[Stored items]
----------------------------------------
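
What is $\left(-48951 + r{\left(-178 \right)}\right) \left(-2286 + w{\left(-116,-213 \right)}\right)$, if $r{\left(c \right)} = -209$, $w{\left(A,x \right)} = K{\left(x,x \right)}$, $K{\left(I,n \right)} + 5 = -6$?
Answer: $112920520$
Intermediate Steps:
$K{\left(I,n \right)} = -11$ ($K{\left(I,n \right)} = -5 - 6 = -11$)
$w{\left(A,x \right)} = -11$
$\left(-48951 + r{\left(-178 \right)}\right) \left(-2286 + w{\left(-116,-213 \right)}\right) = \left(-48951 - 209\right) \left(-2286 - 11\right) = \left(-49160\right) \left(-2297\right) = 112920520$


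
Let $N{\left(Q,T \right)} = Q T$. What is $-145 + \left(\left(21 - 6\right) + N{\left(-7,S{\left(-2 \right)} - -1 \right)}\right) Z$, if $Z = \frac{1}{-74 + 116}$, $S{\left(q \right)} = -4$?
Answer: $- \frac{1009}{7} \approx -144.14$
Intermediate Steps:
$Z = \frac{1}{42} \approx 0.02381$
$-145 + \left(\left(21 - 6\right) + N{\left(-7,S{\left(-2 \right)} - -1 \right)}\right) Z = -145 + \left(\left(21 - 6\right) - 7 \left(-4 - -1\right)\right) \frac{1}{42} = -145 + \left(15 - 7 \left(-4 + 1\right)\right) \frac{1}{42} = -145 + \left(15 - -21\right) \frac{1}{42} = -145 + \left(15 + 21\right) \frac{1}{42} = -145 + 36 \cdot \frac{1}{42} = -145 + \frac{6}{7} = - \frac{1009}{7}$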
----------------------------------------
**Work item**
All the entries above should come back exactly as they are written.

**Result of the task**
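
What is $\left(-48951 + r{\left(-178 \right)}\right) \left(-2286 + w{\left(-116,-213 \right)}\right)$, if $r{\left(c \right)} = -209$, $w{\left(A,x \right)} = K{\left(x,x \right)}$, $K{\left(I,n \right)} + 5 = -6$?
Answer: $112920520$
Intermediate Steps:
$K{\left(I,n \right)} = -11$ ($K{\left(I,n \right)} = -5 - 6 = -11$)
$w{\left(A,x \right)} = -11$
$\left(-48951 + r{\left(-178 \right)}\right) \left(-2286 + w{\left(-116,-213 \right)}\right) = \left(-48951 - 209\right) \left(-2286 - 11\right) = \left(-49160\right) \left(-2297\right) = 112920520$


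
Let $N{\left(Q,T \right)} = Q T$. What is $-145 + \left(\left(21 - 6\right) + N{\left(-7,S{\left(-2 \right)} - -1 \right)}\right) Z$, if $Z = \frac{1}{-74 + 116}$, $S{\left(q \right)} = -4$?
Answer: $- \frac{1009}{7} \approx -144.14$
Intermediate Steps:
$Z = \frac{1}{42} \approx 0.02381$
$-145 + \left(\left(21 - 6\right) + N{\left(-7,S{\left(-2 \right)} - -1 \right)}\right) Z = -145 + \left(\left(21 - 6\right) - 7 \left(-4 - -1\right)\right) \frac{1}{42} = -145 + \left(15 - 7 \left(-4 + 1\right)\right) \frac{1}{42} = -145 + \left(15 - -21\right) \frac{1}{42} = -145 + \left(15 + 21\right) \frac{1}{42} = -145 + 36 \cdot \frac{1}{42} = -145 + \frac{6}{7} = - \frac{1009}{7}$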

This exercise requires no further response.